───── Provided records

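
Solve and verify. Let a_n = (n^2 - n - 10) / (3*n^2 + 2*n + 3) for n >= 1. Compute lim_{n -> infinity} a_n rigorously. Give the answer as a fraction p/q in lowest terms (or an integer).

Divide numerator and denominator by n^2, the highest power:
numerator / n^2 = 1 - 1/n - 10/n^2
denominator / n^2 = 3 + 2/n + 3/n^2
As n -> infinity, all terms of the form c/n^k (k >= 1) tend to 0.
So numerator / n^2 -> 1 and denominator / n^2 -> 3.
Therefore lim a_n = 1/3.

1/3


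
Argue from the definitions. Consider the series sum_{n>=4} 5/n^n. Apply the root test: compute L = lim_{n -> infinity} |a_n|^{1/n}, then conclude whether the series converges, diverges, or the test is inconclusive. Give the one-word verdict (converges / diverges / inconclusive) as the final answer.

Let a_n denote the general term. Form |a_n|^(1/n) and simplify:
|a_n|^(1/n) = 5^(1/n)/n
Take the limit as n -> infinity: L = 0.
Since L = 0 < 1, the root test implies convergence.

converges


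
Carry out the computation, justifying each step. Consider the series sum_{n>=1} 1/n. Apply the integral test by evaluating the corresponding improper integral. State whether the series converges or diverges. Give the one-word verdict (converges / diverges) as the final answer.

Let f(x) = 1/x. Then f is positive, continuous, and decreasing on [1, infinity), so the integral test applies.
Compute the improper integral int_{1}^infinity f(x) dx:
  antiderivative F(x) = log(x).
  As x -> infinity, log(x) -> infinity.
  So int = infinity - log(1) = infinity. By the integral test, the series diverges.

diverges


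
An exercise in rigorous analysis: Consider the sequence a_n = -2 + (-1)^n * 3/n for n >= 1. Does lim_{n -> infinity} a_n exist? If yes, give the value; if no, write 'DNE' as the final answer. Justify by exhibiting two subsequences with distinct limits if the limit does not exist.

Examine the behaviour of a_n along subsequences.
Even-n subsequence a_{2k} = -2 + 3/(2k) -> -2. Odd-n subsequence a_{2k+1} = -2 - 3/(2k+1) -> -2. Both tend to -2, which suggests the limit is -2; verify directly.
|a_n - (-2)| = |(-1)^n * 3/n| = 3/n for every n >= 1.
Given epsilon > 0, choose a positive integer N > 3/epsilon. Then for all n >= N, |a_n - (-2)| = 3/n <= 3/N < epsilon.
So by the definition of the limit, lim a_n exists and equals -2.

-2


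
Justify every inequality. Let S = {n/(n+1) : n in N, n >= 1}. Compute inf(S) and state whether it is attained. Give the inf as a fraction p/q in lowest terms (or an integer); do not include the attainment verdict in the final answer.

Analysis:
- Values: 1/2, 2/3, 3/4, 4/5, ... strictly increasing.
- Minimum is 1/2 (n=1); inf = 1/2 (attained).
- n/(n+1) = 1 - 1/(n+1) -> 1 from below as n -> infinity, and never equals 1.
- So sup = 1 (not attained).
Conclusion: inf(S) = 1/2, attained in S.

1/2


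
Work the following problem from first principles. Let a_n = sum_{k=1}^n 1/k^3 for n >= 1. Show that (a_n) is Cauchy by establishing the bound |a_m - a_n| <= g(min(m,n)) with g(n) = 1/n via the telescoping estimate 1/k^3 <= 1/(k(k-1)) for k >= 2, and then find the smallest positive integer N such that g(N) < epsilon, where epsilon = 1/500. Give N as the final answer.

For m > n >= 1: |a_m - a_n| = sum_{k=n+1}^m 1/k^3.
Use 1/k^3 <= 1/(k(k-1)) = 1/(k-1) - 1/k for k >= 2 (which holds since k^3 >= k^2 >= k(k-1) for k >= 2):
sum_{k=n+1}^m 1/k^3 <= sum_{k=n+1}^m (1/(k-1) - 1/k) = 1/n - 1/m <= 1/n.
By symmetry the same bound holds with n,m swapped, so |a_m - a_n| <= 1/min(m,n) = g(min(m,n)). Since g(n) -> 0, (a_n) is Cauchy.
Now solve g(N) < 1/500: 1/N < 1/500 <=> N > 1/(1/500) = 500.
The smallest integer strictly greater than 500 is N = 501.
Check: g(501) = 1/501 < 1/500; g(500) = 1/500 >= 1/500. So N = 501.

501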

──────────

• _Work request_:
Each record above should be retyped in full, exactly as shown.

• _Response area_:
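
Solve and verify. Let a_n = (n^2 - n - 10) / (3*n^2 + 2*n + 3) for n >= 1. Compute lim_{n -> infinity} a_n rigorously. Give the answer as a fraction p/q in lowest terms (or an integer).

Divide numerator and denominator by n^2, the highest power:
numerator / n^2 = 1 - 1/n - 10/n^2
denominator / n^2 = 3 + 2/n + 3/n^2
As n -> infinity, all terms of the form c/n^k (k >= 1) tend to 0.
So numerator / n^2 -> 1 and denominator / n^2 -> 3.
Therefore lim a_n = 1/3.

1/3


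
Argue from the definitions. Consider the series sum_{n>=4} 5/n^n. Apply the root test: compute L = lim_{n -> infinity} |a_n|^{1/n}, then conclude whether the series converges, diverges, or the test is inconclusive. Give the one-word verdict (converges / diverges / inconclusive) as the final answer.

Let a_n denote the general term. Form |a_n|^(1/n) and simplify:
|a_n|^(1/n) = 5^(1/n)/n
Take the limit as n -> infinity: L = 0.
Since L = 0 < 1, the root test implies convergence.

converges


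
Carry out the computation, justifying each step. Consider the series sum_{n>=1} 1/n. Apply the integral test by evaluating the corresponding improper integral. State whether the series converges or diverges. Give the one-word verdict (converges / diverges) as the final answer.

Let f(x) = 1/x. Then f is positive, continuous, and decreasing on [1, infinity), so the integral test applies.
Compute the improper integral int_{1}^infinity f(x) dx:
  antiderivative F(x) = log(x).
  As x -> infinity, log(x) -> infinity.
  So int = infinity - log(1) = infinity. By the integral test, the series diverges.

diverges


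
An exercise in rigorous analysis: Consider the sequence a_n = -2 + (-1)^n * 3/n for n >= 1. Does lim_{n -> infinity} a_n exist? If yes, give the value; if no, write 'DNE' as the final answer. Justify by exhibiting two subsequences with distinct limits if the limit does not exist.

Examine the behaviour of a_n along subsequences.
Even-n subsequence a_{2k} = -2 + 3/(2k) -> -2. Odd-n subsequence a_{2k+1} = -2 - 3/(2k+1) -> -2. Both tend to -2, which suggests the limit is -2; verify directly.
|a_n - (-2)| = |(-1)^n * 3/n| = 3/n for every n >= 1.
Given epsilon > 0, choose a positive integer N > 3/epsilon. Then for all n >= N, |a_n - (-2)| = 3/n <= 3/N < epsilon.
So by the definition of the limit, lim a_n exists and equals -2.

-2


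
Justify every inequality. Let S = {n/(n+1) : n in N, n >= 1}. Compute inf(S) and state whether it is attained. Give the inf as a fraction p/q in lowest terms (or an integer); do not include the attainment verdict in the final answer.

Analysis:
- Values: 1/2, 2/3, 3/4, 4/5, ... strictly increasing.
- Minimum is 1/2 (n=1); inf = 1/2 (attained).
- n/(n+1) = 1 - 1/(n+1) -> 1 from below as n -> infinity, and never equals 1.
- So sup = 1 (not attained).
Conclusion: inf(S) = 1/2, attained in S.

1/2


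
Work the following problem from first principles. Let a_n = sum_{k=1}^n 1/k^3 for n >= 1. Show that (a_n) is Cauchy by establishing the bound |a_m - a_n| <= g(min(m,n)) with g(n) = 1/n via the telescoping estimate 1/k^3 <= 1/(k(k-1)) for k >= 2, and then find the smallest positive integer N such that g(N) < epsilon, where epsilon = 1/500. Give N as the final answer.

For m > n >= 1: |a_m - a_n| = sum_{k=n+1}^m 1/k^3.
Use 1/k^3 <= 1/(k(k-1)) = 1/(k-1) - 1/k for k >= 2 (which holds since k^3 >= k^2 >= k(k-1) for k >= 2):
sum_{k=n+1}^m 1/k^3 <= sum_{k=n+1}^m (1/(k-1) - 1/k) = 1/n - 1/m <= 1/n.
By symmetry the same bound holds with n,m swapped, so |a_m - a_n| <= 1/min(m,n) = g(min(m,n)). Since g(n) -> 0, (a_n) is Cauchy.
Now solve g(N) < 1/500: 1/N < 1/500 <=> N > 1/(1/500) = 500.
The smallest integer strictly greater than 500 is N = 501.
Check: g(501) = 1/501 < 1/500; g(500) = 1/500 >= 1/500. So N = 501.

501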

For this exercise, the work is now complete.